## EXERCISE REQUIREMENTS:
Read the data below. Every line holding the string "forms" must be copied.

====== RECORDS FOR THE EXERCISE

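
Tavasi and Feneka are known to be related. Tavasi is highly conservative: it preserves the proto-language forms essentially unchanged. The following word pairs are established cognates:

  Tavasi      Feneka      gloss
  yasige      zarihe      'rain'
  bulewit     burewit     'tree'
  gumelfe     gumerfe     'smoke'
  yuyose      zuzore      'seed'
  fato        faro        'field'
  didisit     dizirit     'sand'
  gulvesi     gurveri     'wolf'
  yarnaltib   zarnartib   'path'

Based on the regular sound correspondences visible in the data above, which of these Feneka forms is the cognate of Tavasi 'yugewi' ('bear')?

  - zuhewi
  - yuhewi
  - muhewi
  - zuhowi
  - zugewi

zuhewi

yuyose ~ zuzore — Tavasi y corresponds to Feneka z word-initially before a back vowel.
yasige ~ zarihe — Tavasi g corresponds to Feneka h between vowels (before a front vowel).
Applying these to Tavasi 'yugewi':
  yugewi → zugewi   (y→z word-initially before a back vowel)
  zugewi → zuhewi   (g→h between vowels (before a front vowel))
So the Feneka cognate is 'zuhewi'.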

============

## RESULT OF THIS TASK:
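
Tavasi and Feneka are known to be related. Tavasi is highly conservative: it preserves the proto-language forms essentially unchanged. The following word pairs are established cognates:
Based on the regular sound correspondences visible in the data above, which of these Feneka forms is the cognate of Tavasi 'yugewi' ('bear')?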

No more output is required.